§ **Directions**: Take the lines below beginning at the line that has "What is 1/(82998" and stopping after the line that has "Answer: -146536803/1415 +", and print them exactly as they are, with no other lines.
(Records for the task Opens)
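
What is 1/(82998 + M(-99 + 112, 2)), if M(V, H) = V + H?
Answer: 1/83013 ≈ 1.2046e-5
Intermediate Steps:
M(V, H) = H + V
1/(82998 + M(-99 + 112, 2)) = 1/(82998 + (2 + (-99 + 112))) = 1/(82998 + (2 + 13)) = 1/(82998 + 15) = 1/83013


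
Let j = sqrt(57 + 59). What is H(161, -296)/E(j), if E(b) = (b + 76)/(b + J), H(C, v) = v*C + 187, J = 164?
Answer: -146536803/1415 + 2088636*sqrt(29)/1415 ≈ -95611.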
(Records for the task Closes)
(Records for the task Opens)
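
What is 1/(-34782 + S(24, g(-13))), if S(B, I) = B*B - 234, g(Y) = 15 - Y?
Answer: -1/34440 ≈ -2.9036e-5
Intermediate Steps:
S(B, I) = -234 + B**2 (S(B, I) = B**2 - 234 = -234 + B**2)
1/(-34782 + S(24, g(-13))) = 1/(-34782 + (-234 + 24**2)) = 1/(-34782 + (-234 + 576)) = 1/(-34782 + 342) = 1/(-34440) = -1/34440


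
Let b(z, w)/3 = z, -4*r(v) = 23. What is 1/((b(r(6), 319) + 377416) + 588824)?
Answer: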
(Records for the task Closes)
§ **Solution to this task**:
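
What is 1/(82998 + M(-99 + 112, 2)), if M(V, H) = V + H?
Answer: 1/83013 ≈ 1.2046e-5
Intermediate Steps:
M(V, H) = H + V
1/(82998 + M(-99 + 112, 2)) = 1/(82998 + (2 + (-99 + 112))) = 1/(82998 + (2 + 13)) = 1/(82998 + 15) = 1/83013


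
Let j = sqrt(57 + 59). What is H(161, -296)/E(j), if E(b) = (b + 76)/(b + J), H(C, v) = v*C + 187, J = 164?
Answer: -146536803/1415 + 2088636*sqrt(29)/1415 ≈ -95611.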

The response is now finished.